**TRY IT**
Set down the lines of the data exactly, starting at the first and stopping after the line containing "An axis-aligned path from the origin goes down by d10, then".

Stored data
*-*-*
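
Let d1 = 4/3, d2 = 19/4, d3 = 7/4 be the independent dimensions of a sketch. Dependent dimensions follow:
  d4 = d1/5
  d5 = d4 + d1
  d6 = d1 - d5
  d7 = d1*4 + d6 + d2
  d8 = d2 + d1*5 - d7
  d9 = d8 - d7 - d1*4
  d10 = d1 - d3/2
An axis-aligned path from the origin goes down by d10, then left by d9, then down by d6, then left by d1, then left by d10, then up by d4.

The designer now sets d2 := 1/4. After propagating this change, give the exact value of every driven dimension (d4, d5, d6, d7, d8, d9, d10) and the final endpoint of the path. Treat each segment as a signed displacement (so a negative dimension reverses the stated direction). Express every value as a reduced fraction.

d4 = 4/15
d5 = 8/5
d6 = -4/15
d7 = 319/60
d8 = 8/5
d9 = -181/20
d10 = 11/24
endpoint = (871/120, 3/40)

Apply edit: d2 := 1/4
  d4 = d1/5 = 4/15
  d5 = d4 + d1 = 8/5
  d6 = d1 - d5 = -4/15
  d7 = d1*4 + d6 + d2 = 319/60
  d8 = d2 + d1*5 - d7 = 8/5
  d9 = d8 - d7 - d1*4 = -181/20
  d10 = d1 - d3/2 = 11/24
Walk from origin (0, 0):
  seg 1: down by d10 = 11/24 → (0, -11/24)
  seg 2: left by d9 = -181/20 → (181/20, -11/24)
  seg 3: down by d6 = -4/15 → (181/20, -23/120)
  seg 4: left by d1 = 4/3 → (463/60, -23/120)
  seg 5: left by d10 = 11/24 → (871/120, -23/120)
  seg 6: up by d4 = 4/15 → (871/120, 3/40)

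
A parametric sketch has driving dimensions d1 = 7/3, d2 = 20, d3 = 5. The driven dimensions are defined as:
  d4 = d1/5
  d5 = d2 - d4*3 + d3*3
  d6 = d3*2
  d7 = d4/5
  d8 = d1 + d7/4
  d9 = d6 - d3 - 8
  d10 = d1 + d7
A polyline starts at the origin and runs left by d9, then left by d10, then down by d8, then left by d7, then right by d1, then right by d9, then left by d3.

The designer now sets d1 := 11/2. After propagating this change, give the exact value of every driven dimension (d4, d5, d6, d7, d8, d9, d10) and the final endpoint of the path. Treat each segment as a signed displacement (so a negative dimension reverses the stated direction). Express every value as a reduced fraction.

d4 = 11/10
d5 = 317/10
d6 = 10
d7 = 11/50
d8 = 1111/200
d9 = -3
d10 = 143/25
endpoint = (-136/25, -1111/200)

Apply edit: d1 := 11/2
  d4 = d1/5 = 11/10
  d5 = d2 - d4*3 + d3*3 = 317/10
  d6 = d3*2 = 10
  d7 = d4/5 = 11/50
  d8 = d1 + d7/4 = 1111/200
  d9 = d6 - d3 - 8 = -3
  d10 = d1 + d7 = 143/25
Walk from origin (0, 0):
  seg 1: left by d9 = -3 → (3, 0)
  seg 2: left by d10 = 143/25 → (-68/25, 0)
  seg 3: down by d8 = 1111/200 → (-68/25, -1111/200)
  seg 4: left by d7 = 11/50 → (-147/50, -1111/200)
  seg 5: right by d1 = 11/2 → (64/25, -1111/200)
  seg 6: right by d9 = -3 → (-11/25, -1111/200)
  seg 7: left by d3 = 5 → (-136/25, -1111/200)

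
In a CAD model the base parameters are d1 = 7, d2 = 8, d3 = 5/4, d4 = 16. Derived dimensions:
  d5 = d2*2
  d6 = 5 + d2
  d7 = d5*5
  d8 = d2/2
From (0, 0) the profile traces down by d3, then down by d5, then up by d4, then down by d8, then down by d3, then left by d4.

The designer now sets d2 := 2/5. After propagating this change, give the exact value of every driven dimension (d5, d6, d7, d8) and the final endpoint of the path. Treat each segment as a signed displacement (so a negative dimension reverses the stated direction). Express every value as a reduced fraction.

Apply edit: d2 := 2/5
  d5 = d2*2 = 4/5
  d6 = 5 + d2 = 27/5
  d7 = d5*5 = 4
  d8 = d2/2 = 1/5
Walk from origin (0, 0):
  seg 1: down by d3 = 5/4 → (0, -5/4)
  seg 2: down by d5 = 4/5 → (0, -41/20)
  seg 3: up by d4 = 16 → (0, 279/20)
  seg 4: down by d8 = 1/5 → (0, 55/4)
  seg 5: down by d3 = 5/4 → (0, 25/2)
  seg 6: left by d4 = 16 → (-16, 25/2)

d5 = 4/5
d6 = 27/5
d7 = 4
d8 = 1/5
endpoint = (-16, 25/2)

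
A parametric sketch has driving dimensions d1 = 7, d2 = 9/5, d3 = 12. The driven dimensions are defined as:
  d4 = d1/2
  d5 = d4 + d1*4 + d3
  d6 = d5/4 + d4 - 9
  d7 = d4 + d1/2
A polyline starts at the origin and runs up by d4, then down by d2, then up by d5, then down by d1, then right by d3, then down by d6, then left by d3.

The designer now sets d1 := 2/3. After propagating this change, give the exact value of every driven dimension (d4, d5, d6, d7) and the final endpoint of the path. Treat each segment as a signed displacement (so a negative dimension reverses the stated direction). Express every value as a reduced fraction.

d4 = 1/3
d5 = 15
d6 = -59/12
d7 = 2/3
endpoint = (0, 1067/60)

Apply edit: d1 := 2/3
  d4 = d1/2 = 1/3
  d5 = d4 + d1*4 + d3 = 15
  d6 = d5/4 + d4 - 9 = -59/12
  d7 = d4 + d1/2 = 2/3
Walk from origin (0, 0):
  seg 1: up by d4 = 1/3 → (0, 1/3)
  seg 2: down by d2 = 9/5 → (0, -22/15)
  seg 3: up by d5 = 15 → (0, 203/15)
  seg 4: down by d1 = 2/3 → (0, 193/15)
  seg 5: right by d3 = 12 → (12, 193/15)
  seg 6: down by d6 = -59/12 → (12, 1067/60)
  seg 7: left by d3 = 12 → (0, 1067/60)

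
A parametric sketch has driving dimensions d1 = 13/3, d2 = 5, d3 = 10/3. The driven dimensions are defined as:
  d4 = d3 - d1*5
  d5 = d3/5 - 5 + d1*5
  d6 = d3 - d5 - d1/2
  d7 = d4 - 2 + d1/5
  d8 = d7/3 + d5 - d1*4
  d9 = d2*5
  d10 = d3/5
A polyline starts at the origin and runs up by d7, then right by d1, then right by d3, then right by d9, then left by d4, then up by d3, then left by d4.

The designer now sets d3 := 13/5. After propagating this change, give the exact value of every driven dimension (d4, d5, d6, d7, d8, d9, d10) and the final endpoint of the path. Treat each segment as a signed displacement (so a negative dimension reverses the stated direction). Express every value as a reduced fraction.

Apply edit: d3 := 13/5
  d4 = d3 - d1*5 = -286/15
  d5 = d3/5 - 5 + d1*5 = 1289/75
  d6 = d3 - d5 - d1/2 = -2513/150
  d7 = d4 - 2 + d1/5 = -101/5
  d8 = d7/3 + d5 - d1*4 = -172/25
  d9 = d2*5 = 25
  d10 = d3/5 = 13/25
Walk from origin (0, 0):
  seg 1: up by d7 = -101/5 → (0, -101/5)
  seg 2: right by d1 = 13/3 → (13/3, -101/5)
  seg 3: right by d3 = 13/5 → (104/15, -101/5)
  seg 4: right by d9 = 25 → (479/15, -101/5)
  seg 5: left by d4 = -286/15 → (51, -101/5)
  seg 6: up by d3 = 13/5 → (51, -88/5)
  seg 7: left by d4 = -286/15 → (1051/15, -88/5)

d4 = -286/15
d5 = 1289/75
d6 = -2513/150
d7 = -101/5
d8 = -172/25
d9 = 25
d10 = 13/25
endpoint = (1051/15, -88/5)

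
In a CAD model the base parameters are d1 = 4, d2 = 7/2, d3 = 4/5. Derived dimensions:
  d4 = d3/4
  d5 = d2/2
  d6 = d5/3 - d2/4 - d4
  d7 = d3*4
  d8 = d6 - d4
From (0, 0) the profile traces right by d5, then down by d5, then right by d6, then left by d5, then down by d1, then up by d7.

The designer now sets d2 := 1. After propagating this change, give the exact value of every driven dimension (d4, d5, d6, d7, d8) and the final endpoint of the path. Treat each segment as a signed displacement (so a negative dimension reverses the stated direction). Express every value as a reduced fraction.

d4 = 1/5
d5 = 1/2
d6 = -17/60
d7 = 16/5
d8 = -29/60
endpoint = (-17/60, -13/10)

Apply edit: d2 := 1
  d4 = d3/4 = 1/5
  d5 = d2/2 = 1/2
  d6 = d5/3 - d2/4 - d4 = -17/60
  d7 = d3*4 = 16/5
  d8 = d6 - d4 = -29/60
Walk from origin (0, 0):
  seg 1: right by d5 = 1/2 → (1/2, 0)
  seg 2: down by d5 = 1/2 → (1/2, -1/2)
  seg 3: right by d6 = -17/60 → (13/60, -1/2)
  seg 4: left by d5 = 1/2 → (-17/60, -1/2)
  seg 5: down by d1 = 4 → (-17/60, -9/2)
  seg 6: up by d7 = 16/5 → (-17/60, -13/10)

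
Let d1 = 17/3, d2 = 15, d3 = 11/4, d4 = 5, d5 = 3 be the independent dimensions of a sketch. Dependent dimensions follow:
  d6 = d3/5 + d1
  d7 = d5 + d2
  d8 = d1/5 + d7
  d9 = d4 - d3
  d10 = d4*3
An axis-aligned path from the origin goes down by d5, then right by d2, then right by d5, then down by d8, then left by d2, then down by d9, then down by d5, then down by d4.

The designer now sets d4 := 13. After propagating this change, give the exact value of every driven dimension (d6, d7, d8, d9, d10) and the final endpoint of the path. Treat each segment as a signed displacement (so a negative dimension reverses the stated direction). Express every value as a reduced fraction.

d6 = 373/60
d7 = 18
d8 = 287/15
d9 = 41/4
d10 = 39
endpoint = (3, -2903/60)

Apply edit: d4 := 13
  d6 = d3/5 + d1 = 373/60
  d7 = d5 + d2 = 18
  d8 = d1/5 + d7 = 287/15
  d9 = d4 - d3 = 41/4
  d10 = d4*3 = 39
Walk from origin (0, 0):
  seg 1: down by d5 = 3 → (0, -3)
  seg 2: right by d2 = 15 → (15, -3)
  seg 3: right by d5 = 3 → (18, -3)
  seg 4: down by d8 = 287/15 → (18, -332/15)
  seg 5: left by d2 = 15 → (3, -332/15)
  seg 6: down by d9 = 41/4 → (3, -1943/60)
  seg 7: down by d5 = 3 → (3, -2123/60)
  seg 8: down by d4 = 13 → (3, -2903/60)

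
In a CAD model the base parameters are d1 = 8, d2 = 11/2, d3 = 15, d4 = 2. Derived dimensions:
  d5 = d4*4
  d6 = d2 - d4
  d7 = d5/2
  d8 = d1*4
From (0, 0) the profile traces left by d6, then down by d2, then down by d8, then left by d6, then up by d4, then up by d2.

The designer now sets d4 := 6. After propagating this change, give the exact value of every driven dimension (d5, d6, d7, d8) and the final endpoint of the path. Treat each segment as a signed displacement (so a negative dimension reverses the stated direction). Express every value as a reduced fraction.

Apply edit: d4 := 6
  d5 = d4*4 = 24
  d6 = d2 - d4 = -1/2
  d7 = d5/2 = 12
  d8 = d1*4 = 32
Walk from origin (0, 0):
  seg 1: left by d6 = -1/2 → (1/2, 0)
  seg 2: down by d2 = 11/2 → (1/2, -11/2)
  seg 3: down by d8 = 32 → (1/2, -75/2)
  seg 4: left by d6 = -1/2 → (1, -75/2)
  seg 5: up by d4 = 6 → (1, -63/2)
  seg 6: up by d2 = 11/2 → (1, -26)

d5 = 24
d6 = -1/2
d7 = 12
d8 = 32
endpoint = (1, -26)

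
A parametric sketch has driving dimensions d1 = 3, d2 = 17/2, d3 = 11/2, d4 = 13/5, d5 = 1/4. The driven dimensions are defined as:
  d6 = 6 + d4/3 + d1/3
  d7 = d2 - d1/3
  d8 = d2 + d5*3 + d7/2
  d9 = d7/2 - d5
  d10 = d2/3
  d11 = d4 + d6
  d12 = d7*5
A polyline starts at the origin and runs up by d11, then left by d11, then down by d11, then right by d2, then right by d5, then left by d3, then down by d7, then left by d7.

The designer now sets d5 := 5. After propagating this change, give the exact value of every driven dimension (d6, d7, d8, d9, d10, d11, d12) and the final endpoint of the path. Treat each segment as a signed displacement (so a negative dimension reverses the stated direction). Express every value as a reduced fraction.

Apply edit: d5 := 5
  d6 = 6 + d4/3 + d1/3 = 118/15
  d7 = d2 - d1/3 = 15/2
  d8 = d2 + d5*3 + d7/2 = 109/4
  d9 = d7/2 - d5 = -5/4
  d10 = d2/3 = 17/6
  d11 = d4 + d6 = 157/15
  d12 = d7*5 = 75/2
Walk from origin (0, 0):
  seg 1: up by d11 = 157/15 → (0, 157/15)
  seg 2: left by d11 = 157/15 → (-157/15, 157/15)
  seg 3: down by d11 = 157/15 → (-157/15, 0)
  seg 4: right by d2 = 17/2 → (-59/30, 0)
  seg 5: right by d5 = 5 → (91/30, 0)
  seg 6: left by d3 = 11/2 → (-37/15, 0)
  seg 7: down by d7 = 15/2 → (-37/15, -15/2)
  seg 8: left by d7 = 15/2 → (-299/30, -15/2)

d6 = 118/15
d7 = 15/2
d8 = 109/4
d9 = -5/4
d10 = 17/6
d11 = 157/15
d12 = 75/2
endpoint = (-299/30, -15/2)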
*-*-*
**RESULT OF THIS TASK**
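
Let d1 = 4/3, d2 = 19/4, d3 = 7/4 be the independent dimensions of a sketch. Dependent dimensions follow:
  d4 = d1/5
  d5 = d4 + d1
  d6 = d1 - d5
  d7 = d1*4 + d6 + d2
  d8 = d2 + d1*5 - d7
  d9 = d8 - d7 - d1*4
  d10 = d1 - d3/2
An axis-aligned path from the origin goes down by d10, then left by d9, then down by d6, then left by d1, then left by d10, then up by d4.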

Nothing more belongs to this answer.